Records contained in a dataset
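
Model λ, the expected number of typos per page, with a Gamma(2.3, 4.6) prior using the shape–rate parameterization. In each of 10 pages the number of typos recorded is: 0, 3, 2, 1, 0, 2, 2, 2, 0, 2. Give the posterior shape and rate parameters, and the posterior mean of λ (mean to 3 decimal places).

Posterior: Gamma(shape=16.3, rate=14.6); mean ≈ 1.116

Total count ∑xᵢ = 14 over n = 10 pages.
Gamma is conjugate to the Poisson likelihood: posterior is Gamma(shape = 2.3+14 = 16.3, rate = 4.6+10 = 14.6).
E[λ | data] = 16.3/14.6 = 1.116.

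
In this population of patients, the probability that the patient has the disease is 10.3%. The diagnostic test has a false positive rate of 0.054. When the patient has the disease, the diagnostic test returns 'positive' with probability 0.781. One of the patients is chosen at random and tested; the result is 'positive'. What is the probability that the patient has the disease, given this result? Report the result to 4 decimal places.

Let H be the event that the patient has the disease. P(H) = 0.103, so P(¬H) = 0.897. With E the 'positive' result, P(E|H) = 0.781 and P(E|¬H) = 0.054.
P(E) = 0.781·0.103 + 0.054·0.897 = 0.080443 + 0.048438 = 0.12888.
By Bayes' theorem, P(H|E) = 0.080443 / 0.12888 = 0.6242.

P(H | E) ≈ 0.6242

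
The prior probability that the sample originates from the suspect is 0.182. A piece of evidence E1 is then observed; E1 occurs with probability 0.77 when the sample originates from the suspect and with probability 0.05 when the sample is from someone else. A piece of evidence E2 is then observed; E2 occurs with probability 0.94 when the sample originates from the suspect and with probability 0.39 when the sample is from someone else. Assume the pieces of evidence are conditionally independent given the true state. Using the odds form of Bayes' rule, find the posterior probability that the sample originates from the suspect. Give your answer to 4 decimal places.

Posterior probability ≈ 0.8920

Prior odds = 0.182/(1−0.182) = 0.22249.
Likelihood ratio for E1 = 0.77/0.05 = 15.400.
Likelihood ratio for E2 = 0.94/0.39 = 2.4103.
Posterior odds = prior odds × LR₁ × LR₂ = 8.2585.
Posterior probability = odds/(1+odds) = 8.2585/9.2585 = 0.8920.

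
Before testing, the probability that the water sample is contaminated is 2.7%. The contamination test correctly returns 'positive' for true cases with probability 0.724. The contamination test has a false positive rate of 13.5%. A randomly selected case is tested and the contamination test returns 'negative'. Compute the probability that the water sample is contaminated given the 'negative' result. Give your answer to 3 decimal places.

P(H | E) ≈ 0.009

Let H be the event that the water sample is contaminated. P(H) = 0.027, so P(¬H) = 0.973. With E the 'negative' result, P(E|H) = 0.276 and P(E|¬H) = 0.865.
P(E) = 0.276·0.027 + 0.865·0.973 = 0.0074520 + 0.84164 = 0.84910.
By Bayes' theorem, P(H|E) = 0.0074520 / 0.84910 = 0.009.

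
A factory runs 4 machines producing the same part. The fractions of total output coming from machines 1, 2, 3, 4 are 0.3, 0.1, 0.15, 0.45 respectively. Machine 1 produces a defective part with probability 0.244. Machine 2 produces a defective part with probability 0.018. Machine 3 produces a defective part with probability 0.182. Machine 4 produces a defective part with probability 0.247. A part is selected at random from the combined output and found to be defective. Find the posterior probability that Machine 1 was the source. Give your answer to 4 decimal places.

P(defective|M1) = 0.244; P(defective|M2) = 0.018; P(defective|M3) = 0.182; P(defective|M4) = 0.247.
Prior × likelihood for each source: 0.3·0.244=0.07320, 0.1·0.018=0.001800, 0.15·0.182=0.02730, 0.45·0.247=0.1111. Summing gives P(defective) = 0.21345.
P(Machine 1 | defective) = 0.07320 / 0.21345 = 0.3429.

Posterior probability ≈ 0.3429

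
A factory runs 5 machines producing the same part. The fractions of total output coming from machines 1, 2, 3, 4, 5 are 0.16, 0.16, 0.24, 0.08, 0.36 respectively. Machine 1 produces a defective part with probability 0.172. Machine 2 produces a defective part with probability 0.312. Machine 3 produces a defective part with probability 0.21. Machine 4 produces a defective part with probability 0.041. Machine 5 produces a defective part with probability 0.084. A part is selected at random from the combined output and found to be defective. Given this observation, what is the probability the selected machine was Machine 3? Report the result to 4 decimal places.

Posterior probability ≈ 0.3123

P(defective|M1) = 0.172; P(defective|M2) = 0.312; P(defective|M3) = 0.21; P(defective|M4) = 0.041; P(defective|M5) = 0.084.
Prior × likelihood for each source: 0.16·0.172=0.02752, 0.16·0.312=0.04992, 0.24·0.21=0.05040, 0.08·0.041=0.003280, 0.36·0.084=0.03024. Summing gives P(defective) = 0.16136.
P(Machine 3 | defective) = 0.05040 / 0.16136 = 0.3123.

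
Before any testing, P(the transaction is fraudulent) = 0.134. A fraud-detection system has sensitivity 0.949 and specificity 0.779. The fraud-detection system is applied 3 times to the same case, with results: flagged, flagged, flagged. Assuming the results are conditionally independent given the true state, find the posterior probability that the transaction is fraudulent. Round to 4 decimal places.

With H the event that the transaction is fraudulent, the joint likelihood of the observed sequence is P(data|H) = 0.949·0.949·0.949 = 0.85467 and P(data|¬H) = 0.221·0.221·0.221 = 0.010794.
Bayes: P(H|data) = 0.134·0.85467 / (0.134·0.85467 + 0.866·0.010794) = 0.11453/0.12387 = 0.9245.

Posterior P(H) ≈ 0.9245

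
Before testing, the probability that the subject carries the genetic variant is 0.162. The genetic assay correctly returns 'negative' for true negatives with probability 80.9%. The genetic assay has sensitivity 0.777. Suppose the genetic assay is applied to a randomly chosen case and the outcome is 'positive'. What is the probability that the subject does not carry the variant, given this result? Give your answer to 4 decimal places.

P(¬H | E) ≈ 0.5598

Let H be the event that the subject carries the genetic variant. P(H) = 0.162, so P(¬H) = 0.838. With E the 'positive' result, P(E|H) = 0.777 and P(E|¬H) = 0.191.
P(E) = 0.777·0.162 + 0.191·0.838 = 0.12587 + 0.16006 = 0.28593.
By Bayes' theorem, P(H|E) = 0.12587 / 0.28593 = 0.4402. Hence P(¬H|E) = 1 − 0.4402 = 0.5598.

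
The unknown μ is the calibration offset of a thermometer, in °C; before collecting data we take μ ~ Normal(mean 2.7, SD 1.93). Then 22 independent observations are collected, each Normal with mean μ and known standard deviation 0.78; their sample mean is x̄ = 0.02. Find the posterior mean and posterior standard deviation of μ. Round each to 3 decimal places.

Prior precision 1/τ₀² = 1/1.93² = 0.268464; data precision n/σ² = 22/0.78² = 36.1604.
Posterior precision = 0.268464 + 36.1604 = 36.4289, giving posterior SD = 1/√36.4289 = 0.166.
Posterior mean = (0.268464·2.7 + 36.1604·0.02) / 36.4289 = 0.040.

Posterior mean ≈ 0.040; posterior SD ≈ 0.166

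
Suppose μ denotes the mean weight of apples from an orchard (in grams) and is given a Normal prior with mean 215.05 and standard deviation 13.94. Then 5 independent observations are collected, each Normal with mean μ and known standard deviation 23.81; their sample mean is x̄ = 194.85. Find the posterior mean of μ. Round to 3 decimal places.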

### Task description
With no line omitted, copy all the data exactly.

### Result below
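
Model λ, the expected number of typos per page, with a Gamma(2.3, 4.6) prior using the shape–rate parameterization. In each of 10 pages the number of typos recorded is: 0, 3, 2, 1, 0, 2, 2, 2, 0, 2. Give the posterior shape and rate parameters, and the posterior mean of λ (mean to 3 decimal places).

Posterior: Gamma(shape=16.3, rate=14.6); mean ≈ 1.116

Total count ∑xᵢ = 14 over n = 10 pages.
Gamma is conjugate to the Poisson likelihood: posterior is Gamma(shape = 2.3+14 = 16.3, rate = 4.6+10 = 14.6).
E[λ | data] = 16.3/14.6 = 1.116.

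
In this population of patients, the probability that the patient has the disease is 10.3%. The diagnostic test has a false positive rate of 0.054. When the patient has the disease, the diagnostic test returns 'positive' with probability 0.781. One of the patients is chosen at random and tested; the result is 'positive'. What is the probability that the patient has the disease, given this result? Report the result to 4 decimal places.

Let H be the event that the patient has the disease. P(H) = 0.103, so P(¬H) = 0.897. With E the 'positive' result, P(E|H) = 0.781 and P(E|¬H) = 0.054.
P(E) = 0.781·0.103 + 0.054·0.897 = 0.080443 + 0.048438 = 0.12888.
By Bayes' theorem, P(H|E) = 0.080443 / 0.12888 = 0.6242.

P(H | E) ≈ 0.6242

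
The prior probability that the sample originates from the suspect is 0.182. A piece of evidence E1 is then observed; E1 occurs with probability 0.77 when the sample originates from the suspect and with probability 0.05 when the sample is from someone else. A piece of evidence E2 is then observed; E2 occurs with probability 0.94 when the sample originates from the suspect and with probability 0.39 when the sample is from someone else. Assume the pieces of evidence are conditionally independent given the true state. Using the odds form of Bayes' rule, find the posterior probability that the sample originates from the suspect. Give your answer to 4 decimal places.

Posterior probability ≈ 0.8920

Prior odds = 0.182/(1−0.182) = 0.22249.
Likelihood ratio for E1 = 0.77/0.05 = 15.400.
Likelihood ratio for E2 = 0.94/0.39 = 2.4103.
Posterior odds = prior odds × LR₁ × LR₂ = 8.2585.
Posterior probability = odds/(1+odds) = 8.2585/9.2585 = 0.8920.

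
Before testing, the probability that the water sample is contaminated is 2.7%. The contamination test correctly returns 'positive' for true cases with probability 0.724. The contamination test has a false positive rate of 13.5%. A randomly selected case is tested and the contamination test returns 'negative'. Compute the probability that the water sample is contaminated given the 'negative' result. Give your answer to 3 decimal places.

P(H | E) ≈ 0.009

Let H be the event that the water sample is contaminated. P(H) = 0.027, so P(¬H) = 0.973. With E the 'negative' result, P(E|H) = 0.276 and P(E|¬H) = 0.865.
P(E) = 0.276·0.027 + 0.865·0.973 = 0.0074520 + 0.84164 = 0.84910.
By Bayes' theorem, P(H|E) = 0.0074520 / 0.84910 = 0.009.

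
A factory runs 4 machines producing the same part. The fractions of total output coming from machines 1, 2, 3, 4 are 0.3, 0.1, 0.15, 0.45 respectively. Machine 1 produces a defective part with probability 0.244. Machine 2 produces a defective part with probability 0.018. Machine 3 produces a defective part with probability 0.182. Machine 4 produces a defective part with probability 0.247. A part is selected at random from the combined output and found to be defective. Find the posterior probability that Machine 1 was the source. Give your answer to 4 decimal places.

P(defective|M1) = 0.244; P(defective|M2) = 0.018; P(defective|M3) = 0.182; P(defective|M4) = 0.247.
Prior × likelihood for each source: 0.3·0.244=0.07320, 0.1·0.018=0.001800, 0.15·0.182=0.02730, 0.45·0.247=0.1111. Summing gives P(defective) = 0.21345.
P(Machine 1 | defective) = 0.07320 / 0.21345 = 0.3429.

Posterior probability ≈ 0.3429

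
A factory runs 5 machines producing the same part. The fractions of total output coming from machines 1, 2, 3, 4, 5 are 0.16, 0.16, 0.24, 0.08, 0.36 respectively. Machine 1 produces a defective part with probability 0.172. Machine 2 produces a defective part with probability 0.312. Machine 3 produces a defective part with probability 0.21. Machine 4 produces a defective part with probability 0.041. Machine 5 produces a defective part with probability 0.084. A part is selected at random from the combined output and found to be defective. Given this observation, what is the probability the selected machine was Machine 3? Report the result to 4 decimal places.

Posterior probability ≈ 0.3123

P(defective|M1) = 0.172; P(defective|M2) = 0.312; P(defective|M3) = 0.21; P(defective|M4) = 0.041; P(defective|M5) = 0.084.
Prior × likelihood for each source: 0.16·0.172=0.02752, 0.16·0.312=0.04992, 0.24·0.21=0.05040, 0.08·0.041=0.003280, 0.36·0.084=0.03024. Summing gives P(defective) = 0.16136.
P(Machine 3 | defective) = 0.05040 / 0.16136 = 0.3123.

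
Before any testing, P(the transaction is fraudulent) = 0.134. A fraud-detection system has sensitivity 0.949 and specificity 0.779. The fraud-detection system is applied 3 times to the same case, with results: flagged, flagged, flagged. Assuming the results are conditionally independent given the true state, find the posterior probability that the transaction is fraudulent. Round to 4 decimal places.

With H the event that the transaction is fraudulent, the joint likelihood of the observed sequence is P(data|H) = 0.949·0.949·0.949 = 0.85467 and P(data|¬H) = 0.221·0.221·0.221 = 0.010794.
Bayes: P(H|data) = 0.134·0.85467 / (0.134·0.85467 + 0.866·0.010794) = 0.11453/0.12387 = 0.9245.

Posterior P(H) ≈ 0.9245

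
Before testing, the probability that the subject carries the genetic variant is 0.162. The genetic assay correctly returns 'negative' for true negatives with probability 80.9%. The genetic assay has sensitivity 0.777. Suppose the genetic assay is applied to a randomly chosen case and the outcome is 'positive'. What is the probability that the subject does not carry the variant, given this result? Give your answer to 4 decimal places.

P(¬H | E) ≈ 0.5598

Let H be the event that the subject carries the genetic variant. P(H) = 0.162, so P(¬H) = 0.838. With E the 'positive' result, P(E|H) = 0.777 and P(E|¬H) = 0.191.
P(E) = 0.777·0.162 + 0.191·0.838 = 0.12587 + 0.16006 = 0.28593.
By Bayes' theorem, P(H|E) = 0.12587 / 0.28593 = 0.4402. Hence P(¬H|E) = 1 − 0.4402 = 0.5598.

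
The unknown μ is the calibration offset of a thermometer, in °C; before collecting data we take μ ~ Normal(mean 2.7, SD 1.93). Then 22 independent observations are collected, each Normal with mean μ and known standard deviation 0.78; their sample mean is x̄ = 0.02. Find the posterior mean and posterior standard deviation of μ. Round each to 3 decimal places.

Prior precision 1/τ₀² = 1/1.93² = 0.268464; data precision n/σ² = 22/0.78² = 36.1604.
Posterior precision = 0.268464 + 36.1604 = 36.4289, giving posterior SD = 1/√36.4289 = 0.166.
Posterior mean = (0.268464·2.7 + 36.1604·0.02) / 36.4289 = 0.040.

Posterior mean ≈ 0.040; posterior SD ≈ 0.166

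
Suppose μ denotes the mean weight of apples from an orchard (in grams) and is given a Normal prior with mean 215.05 and standard deviation 13.94. Then 5 independent observations are collected, each Normal with mean μ and known standard deviation 23.81; their sample mean is x̄ = 194.85. Find the posterior mean of μ. Round to 3 decimal places.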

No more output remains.